═════ The records
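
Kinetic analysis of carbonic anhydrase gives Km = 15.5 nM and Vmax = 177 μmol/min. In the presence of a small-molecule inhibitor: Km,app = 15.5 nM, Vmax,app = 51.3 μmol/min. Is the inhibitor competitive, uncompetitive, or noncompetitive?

noncompetitive

Vmax decreases (177 → 51.3 μmol/min) while Km is unchanged — pure noncompetitive inhibition.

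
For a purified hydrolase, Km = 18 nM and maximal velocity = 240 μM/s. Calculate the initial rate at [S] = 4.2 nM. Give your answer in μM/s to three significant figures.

v = Vmax·[S]/(Km + [S]) = 240 × 4.2 / (18 + 4.2)
  = 1008 / 22.20 = 45.4 μM/s.

45.4 μM/s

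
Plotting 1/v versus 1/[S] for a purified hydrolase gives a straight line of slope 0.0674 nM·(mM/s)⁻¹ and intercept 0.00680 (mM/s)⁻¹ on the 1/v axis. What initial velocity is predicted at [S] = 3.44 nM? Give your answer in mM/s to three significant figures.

37.9 mM/s

The y-intercept is 1/Vmax, so Vmax = 1/0.00680 = 147 mM/s.
The slope is Km/Vmax, so Km = 0.0674 × 147 = 9.91 nM.
Then v = 147 × 3.44/(9.91 + 3.44) = 37.9 mM/s.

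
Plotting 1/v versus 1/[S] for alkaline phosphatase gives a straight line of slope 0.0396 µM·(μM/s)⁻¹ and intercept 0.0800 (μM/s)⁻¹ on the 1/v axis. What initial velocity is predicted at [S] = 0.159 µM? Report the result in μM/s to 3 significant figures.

The y-intercept is 1/Vmax, so Vmax = 1/0.0800 = 12.5 μM/s.
The slope is Km/Vmax, so Km = 0.0396 × 12.5 = 0.495 µM.
Then v = 12.5 × 0.159/(0.495 + 0.159) = 3.04 μM/s.

3.04 μM/s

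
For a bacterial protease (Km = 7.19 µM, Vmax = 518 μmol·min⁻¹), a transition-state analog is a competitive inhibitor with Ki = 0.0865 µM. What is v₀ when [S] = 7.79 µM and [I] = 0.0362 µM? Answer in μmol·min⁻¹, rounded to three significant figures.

α = 1 + [I]/Ki = 1 + 0.0362/0.0865 = 1.418.
For a competitive inhibitor, Vmax is unchanged and the apparent Km becomes α·Km: Km,app = 10.2 µM, Vmax,app = 518 μmol·min⁻¹.
v = Vmax,app·[S]/(Km,app + [S]) = 518 × 7.79/(10.2 + 7.79) = 224 μmol·min⁻¹.

224 μmol·min⁻¹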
══════════
* [Task to complete]
Transcribe the data above in full, exactly as it appears.

* [Result of this exercise]
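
Kinetic analysis of carbonic anhydrase gives Km = 15.5 nM and Vmax = 177 μmol/min. In the presence of a small-molecule inhibitor: Km,app = 15.5 nM, Vmax,app = 51.3 μmol/min. Is the inhibitor competitive, uncompetitive, or noncompetitive?

noncompetitive

Vmax decreases (177 → 51.3 μmol/min) while Km is unchanged — pure noncompetitive inhibition.

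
For a purified hydrolase, Km = 18 nM and maximal velocity = 240 μM/s. Calculate the initial rate at [S] = 4.2 nM. Give your answer in μM/s to three significant figures.

v = Vmax·[S]/(Km + [S]) = 240 × 4.2 / (18 + 4.2)
  = 1008 / 22.20 = 45.4 μM/s.

45.4 μM/s

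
Plotting 1/v versus 1/[S] for a purified hydrolase gives a straight line of slope 0.0674 nM·(mM/s)⁻¹ and intercept 0.00680 (mM/s)⁻¹ on the 1/v axis. What initial velocity is predicted at [S] = 3.44 nM? Give your answer in mM/s to three significant figures.

37.9 mM/s

The y-intercept is 1/Vmax, so Vmax = 1/0.00680 = 147 mM/s.
The slope is Km/Vmax, so Km = 0.0674 × 147 = 9.91 nM.
Then v = 147 × 3.44/(9.91 + 3.44) = 37.9 mM/s.

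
Plotting 1/v versus 1/[S] for alkaline phosphatase gives a straight line of slope 0.0396 µM·(μM/s)⁻¹ and intercept 0.0800 (μM/s)⁻¹ on the 1/v axis. What initial velocity is predicted at [S] = 0.159 µM? Report the result in μM/s to 3 significant figures.

The y-intercept is 1/Vmax, so Vmax = 1/0.0800 = 12.5 μM/s.
The slope is Km/Vmax, so Km = 0.0396 × 12.5 = 0.495 µM.
Then v = 12.5 × 0.159/(0.495 + 0.159) = 3.04 μM/s.

3.04 μM/s

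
For a bacterial protease (Km = 7.19 µM, Vmax = 518 μmol·min⁻¹), a transition-state analog is a competitive inhibitor with Ki = 0.0865 µM. What is v₀ when [S] = 7.79 µM and [I] = 0.0362 µM? Answer in μmol·min⁻¹, rounded to three significant figures.

α = 1 + [I]/Ki = 1 + 0.0362/0.0865 = 1.418.
For a competitive inhibitor, Vmax is unchanged and the apparent Km becomes α·Km: Km,app = 10.2 µM, Vmax,app = 518 μmol·min⁻¹.
v = Vmax,app·[S]/(Km,app + [S]) = 518 × 7.79/(10.2 + 7.79) = 224 μmol·min⁻¹.

224 μmol·min⁻¹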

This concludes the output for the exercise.